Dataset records

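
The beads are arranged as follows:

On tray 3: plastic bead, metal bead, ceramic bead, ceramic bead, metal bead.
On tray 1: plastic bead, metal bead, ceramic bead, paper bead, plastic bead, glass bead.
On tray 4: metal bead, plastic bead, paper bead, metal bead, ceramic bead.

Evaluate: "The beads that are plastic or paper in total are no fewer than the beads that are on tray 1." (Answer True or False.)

True

|beads that are plastic or paper| = 6.
|beads on tray 1| = 6.
The claim requires 6 ≥ 6, which holds.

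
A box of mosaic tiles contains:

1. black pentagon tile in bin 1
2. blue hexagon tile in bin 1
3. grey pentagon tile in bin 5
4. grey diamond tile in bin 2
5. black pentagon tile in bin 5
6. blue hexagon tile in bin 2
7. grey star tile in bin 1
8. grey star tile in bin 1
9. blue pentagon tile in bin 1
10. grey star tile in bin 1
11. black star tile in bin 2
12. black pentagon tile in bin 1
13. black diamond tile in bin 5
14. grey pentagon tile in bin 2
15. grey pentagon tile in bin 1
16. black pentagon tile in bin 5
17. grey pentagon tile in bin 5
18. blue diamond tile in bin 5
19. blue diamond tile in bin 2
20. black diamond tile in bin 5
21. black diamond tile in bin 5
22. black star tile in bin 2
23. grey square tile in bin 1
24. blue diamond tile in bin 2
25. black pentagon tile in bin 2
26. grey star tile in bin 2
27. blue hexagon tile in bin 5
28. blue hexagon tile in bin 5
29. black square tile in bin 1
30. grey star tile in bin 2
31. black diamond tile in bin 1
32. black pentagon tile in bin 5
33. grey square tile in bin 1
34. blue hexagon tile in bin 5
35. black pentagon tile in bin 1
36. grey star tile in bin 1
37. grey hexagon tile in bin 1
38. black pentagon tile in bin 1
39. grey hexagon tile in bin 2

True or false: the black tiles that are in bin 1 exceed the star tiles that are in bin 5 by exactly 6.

True

There are 6 black tiles in bin 1.
There are 0 star tiles in bin 5.
The claim requires 6 − 0 (= 6) to equal 6, which holds.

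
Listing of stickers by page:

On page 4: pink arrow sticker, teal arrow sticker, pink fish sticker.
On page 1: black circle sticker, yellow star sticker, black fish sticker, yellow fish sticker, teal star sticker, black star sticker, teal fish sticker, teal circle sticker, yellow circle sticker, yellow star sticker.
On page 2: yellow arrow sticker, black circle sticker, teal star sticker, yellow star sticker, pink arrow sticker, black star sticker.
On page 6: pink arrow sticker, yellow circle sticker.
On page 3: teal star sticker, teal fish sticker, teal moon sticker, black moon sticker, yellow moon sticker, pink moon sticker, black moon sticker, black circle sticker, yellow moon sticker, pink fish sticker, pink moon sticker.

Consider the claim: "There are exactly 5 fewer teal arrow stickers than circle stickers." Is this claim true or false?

|teal arrow stickers| = 1.
|circle stickers| = 6.
The claim requires 6 − 1 (= 5) to equal 5, which holds.

True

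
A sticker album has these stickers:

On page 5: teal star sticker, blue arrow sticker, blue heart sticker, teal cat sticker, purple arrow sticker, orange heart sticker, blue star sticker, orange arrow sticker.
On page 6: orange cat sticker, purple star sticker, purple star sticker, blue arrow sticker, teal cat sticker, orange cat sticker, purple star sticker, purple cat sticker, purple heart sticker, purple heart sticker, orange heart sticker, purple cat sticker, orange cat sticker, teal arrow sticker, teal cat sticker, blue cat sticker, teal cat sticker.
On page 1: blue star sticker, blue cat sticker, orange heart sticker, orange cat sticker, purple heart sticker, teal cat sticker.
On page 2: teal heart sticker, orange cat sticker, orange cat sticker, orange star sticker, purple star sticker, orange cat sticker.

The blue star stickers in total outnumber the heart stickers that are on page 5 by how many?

blue star stickers: 2.
heart stickers on page 5: 2.
2 − 2 = 0.

0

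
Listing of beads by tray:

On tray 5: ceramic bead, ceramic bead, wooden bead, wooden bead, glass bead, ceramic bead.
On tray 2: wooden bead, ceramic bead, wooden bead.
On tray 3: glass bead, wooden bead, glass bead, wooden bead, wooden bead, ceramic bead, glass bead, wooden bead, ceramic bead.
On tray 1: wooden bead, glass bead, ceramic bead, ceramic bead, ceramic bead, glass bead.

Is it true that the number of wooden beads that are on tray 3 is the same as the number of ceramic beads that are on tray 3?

|wooden beads on tray 3| = 4.
|ceramic beads on tray 3| = 2.
The claim requires 4 = 2, which does not hold.

False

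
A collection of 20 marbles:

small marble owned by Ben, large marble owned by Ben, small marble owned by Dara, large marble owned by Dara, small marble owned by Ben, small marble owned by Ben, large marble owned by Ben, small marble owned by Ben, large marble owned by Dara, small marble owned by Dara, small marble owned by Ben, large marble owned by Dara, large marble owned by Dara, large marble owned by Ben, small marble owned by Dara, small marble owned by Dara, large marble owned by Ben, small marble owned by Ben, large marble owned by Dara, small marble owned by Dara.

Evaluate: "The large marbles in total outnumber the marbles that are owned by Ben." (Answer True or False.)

large marbles: 9.
marbles owned by Ben: 10.
The claim requires 9 > 10, which does not hold.

False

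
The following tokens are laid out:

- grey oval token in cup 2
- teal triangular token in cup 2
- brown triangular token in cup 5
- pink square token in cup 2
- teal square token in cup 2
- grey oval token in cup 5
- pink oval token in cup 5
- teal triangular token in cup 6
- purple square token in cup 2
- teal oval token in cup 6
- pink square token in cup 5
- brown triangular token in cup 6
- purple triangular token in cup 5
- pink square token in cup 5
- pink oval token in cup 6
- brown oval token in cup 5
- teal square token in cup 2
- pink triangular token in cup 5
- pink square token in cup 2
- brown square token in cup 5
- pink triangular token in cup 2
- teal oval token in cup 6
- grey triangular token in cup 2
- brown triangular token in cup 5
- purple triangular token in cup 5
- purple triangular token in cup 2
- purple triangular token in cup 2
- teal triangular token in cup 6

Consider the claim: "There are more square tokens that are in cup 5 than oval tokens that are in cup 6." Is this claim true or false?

There are 3 square tokens in cup 5.
There are 3 oval tokens in cup 6.
The claim requires 3 > 3, which does not hold.

False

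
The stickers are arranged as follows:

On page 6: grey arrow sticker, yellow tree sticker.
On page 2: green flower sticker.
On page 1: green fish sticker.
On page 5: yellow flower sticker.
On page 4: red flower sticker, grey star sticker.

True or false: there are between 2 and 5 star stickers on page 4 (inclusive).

|star stickers on page 4| = 1.
The claim requires 2 ≤ 1 ≤ 5, which does not hold.

False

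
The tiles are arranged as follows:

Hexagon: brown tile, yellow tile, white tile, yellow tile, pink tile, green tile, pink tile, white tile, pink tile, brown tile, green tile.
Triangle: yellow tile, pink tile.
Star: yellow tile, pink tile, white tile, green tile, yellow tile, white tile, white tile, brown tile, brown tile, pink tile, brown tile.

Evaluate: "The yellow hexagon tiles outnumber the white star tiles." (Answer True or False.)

False

There are 2 yellow hexagon tiles.
There are 3 white star tiles.
The claim requires 2 > 3, which does not hold.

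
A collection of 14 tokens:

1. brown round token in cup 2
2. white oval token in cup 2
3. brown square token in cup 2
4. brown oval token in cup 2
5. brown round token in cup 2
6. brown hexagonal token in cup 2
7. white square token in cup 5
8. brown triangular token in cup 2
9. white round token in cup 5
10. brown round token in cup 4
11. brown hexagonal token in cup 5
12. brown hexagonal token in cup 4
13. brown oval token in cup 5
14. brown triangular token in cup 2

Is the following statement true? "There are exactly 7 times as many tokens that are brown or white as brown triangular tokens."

True

tokens that are brown or white: 14.
brown triangular tokens: 2.
The claim requires 14 = 7 × 2 = 14, which holds.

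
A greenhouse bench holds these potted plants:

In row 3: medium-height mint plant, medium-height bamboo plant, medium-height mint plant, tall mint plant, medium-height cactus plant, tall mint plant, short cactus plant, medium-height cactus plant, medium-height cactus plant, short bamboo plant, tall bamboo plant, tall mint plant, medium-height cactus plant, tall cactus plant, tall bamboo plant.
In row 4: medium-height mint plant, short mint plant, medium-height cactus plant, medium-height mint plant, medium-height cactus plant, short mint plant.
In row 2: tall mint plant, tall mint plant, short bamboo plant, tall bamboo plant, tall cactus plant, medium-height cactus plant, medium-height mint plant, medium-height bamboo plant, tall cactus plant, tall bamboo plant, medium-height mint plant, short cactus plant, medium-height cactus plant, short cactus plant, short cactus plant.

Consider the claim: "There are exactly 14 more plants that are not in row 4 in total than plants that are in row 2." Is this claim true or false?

False

plants that are not in row 4: 30.
plants in row 2: 15.
The claim requires 30 − 15 (= 15) to equal 14, which does not hold.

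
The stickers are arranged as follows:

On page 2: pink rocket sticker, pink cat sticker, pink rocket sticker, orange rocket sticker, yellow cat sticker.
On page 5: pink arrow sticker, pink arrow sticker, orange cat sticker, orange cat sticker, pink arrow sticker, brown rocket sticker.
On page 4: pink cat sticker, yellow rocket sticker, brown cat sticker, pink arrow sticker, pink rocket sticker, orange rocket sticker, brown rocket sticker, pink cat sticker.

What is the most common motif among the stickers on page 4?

Counts by motif (restricted to stickers on page 4): rocket 4, cat 3, arrow 1.
The maximum is 4, held uniquely by rocket.

rocket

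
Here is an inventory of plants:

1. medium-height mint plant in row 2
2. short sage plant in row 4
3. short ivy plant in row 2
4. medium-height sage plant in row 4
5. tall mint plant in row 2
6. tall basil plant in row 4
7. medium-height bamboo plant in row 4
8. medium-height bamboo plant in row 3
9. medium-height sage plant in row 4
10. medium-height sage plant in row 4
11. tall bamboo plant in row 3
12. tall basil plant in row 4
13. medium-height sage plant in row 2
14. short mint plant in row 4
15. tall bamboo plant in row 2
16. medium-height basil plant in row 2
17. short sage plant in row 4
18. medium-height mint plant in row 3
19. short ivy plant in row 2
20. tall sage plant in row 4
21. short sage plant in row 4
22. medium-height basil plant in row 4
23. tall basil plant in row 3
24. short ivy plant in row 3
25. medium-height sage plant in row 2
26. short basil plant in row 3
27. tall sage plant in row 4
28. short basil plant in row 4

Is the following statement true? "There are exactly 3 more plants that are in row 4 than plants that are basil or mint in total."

There are 14 plants in row 4.
There are 11 plants that are basil or mint.
The claim requires 14 − 11 (= 3) to equal 3, which holds.

True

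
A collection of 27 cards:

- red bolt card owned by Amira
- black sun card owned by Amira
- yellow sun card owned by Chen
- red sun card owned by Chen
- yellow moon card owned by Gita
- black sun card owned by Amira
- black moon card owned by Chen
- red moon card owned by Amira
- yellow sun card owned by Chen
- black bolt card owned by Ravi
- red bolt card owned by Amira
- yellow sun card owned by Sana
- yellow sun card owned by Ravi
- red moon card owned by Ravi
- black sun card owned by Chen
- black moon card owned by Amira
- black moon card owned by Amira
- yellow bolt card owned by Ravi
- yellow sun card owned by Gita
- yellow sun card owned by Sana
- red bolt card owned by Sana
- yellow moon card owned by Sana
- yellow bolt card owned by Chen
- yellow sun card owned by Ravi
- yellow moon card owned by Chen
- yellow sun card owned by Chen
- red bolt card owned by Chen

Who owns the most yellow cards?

Counts by player (restricted to yellow cards): Chen→5, Ravi→3, Sana→3, Gita→2, Amira→0.
The maximum is 5, held uniquely by Chen.

Chen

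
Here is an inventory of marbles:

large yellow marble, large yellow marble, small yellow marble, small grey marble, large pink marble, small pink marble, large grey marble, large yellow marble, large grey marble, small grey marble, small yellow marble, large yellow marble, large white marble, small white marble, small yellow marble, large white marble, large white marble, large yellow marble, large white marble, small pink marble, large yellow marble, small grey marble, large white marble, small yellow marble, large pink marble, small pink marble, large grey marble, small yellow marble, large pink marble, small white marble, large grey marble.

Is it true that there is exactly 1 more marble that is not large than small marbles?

False

marbles that are not large: 13.
small marbles: 13.
The claim requires 13 − 13 (= 0) to equal 1, which does not hold.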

> [ASSIGNED TASK]:
Which lines of the records above hold the word "hexagonal"? Copy each one out.

> [OUTPUT OF THE TASK]:
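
6. brown hexagonal token in cup 2
11. brown hexagonal token in cup 5
12. brown hexagonal token in cup 4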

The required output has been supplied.